[Work required] Gather the lines below that include the string "Answer", copying each in full.

Dataset entries:
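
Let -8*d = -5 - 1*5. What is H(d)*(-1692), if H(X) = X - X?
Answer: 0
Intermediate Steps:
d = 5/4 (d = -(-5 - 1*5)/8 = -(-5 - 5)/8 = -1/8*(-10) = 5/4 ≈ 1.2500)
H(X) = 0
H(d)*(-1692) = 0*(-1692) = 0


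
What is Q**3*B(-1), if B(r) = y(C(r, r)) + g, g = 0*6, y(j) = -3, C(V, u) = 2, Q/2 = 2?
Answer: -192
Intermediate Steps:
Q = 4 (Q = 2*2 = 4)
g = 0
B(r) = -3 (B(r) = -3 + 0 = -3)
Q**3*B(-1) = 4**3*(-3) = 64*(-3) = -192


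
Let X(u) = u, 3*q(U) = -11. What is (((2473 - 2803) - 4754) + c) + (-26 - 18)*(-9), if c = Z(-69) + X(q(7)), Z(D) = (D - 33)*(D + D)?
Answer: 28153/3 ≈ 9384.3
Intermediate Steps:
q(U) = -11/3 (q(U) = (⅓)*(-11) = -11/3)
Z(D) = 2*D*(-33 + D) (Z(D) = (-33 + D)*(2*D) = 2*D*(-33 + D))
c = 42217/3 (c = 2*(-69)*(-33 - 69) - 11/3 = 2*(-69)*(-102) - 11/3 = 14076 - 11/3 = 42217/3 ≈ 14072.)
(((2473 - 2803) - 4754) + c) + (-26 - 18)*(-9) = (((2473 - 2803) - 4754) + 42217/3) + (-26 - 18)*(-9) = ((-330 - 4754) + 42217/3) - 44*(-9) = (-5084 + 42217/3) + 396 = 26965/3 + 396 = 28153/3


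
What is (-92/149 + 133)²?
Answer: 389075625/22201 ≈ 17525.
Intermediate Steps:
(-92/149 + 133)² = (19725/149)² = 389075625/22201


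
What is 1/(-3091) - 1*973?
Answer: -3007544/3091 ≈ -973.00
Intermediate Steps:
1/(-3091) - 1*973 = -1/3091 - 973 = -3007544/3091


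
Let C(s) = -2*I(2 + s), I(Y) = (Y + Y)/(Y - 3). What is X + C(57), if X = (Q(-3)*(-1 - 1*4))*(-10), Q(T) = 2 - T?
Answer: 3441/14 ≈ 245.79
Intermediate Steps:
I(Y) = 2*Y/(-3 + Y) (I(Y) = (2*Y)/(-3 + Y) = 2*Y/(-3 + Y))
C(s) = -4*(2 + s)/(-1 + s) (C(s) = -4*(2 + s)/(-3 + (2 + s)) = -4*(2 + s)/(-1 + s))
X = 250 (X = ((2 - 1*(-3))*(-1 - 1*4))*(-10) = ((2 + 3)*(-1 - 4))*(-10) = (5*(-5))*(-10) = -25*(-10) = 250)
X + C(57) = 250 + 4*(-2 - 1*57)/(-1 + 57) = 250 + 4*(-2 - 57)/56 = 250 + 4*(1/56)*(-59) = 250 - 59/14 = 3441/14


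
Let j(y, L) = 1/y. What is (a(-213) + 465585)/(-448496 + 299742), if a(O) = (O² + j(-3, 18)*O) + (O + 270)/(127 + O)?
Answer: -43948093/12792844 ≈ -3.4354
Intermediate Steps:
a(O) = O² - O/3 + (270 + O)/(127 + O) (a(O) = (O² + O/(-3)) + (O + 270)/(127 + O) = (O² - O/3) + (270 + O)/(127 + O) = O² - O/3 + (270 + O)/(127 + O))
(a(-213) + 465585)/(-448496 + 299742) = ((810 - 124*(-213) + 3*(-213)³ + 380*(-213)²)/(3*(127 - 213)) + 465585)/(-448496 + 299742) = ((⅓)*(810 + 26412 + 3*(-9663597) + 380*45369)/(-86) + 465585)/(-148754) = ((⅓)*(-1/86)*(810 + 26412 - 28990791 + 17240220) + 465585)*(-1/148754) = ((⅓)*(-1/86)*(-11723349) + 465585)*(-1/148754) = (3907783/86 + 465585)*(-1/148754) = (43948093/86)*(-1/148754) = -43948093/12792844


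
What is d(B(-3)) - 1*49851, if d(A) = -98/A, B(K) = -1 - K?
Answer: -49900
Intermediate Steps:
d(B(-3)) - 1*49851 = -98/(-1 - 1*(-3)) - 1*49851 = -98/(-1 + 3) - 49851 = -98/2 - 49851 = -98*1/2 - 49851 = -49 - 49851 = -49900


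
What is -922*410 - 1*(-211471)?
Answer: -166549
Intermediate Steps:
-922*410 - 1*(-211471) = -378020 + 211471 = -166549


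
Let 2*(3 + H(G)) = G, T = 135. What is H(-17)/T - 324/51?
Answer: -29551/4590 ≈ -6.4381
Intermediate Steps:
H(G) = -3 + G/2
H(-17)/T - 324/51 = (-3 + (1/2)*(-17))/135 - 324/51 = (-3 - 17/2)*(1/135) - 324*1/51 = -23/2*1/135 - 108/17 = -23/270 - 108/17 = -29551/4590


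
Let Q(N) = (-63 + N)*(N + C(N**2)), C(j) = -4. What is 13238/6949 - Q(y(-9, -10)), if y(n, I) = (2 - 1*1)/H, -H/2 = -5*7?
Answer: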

[Task solution]
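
Answer: 0
Answer: -192
Answer: 28153/3 ≈ 9384.3
Answer: 389075625/22201 ≈ 17525.
Answer: -3007544/3091 ≈ -973.00
Answer: 3441/14 ≈ 245.79
Answer: -43948093/12792844 ≈ -3.4354
Answer: -49900
Answer: -166549
Answer: -29551/4590 ≈ -6.4381
Answer: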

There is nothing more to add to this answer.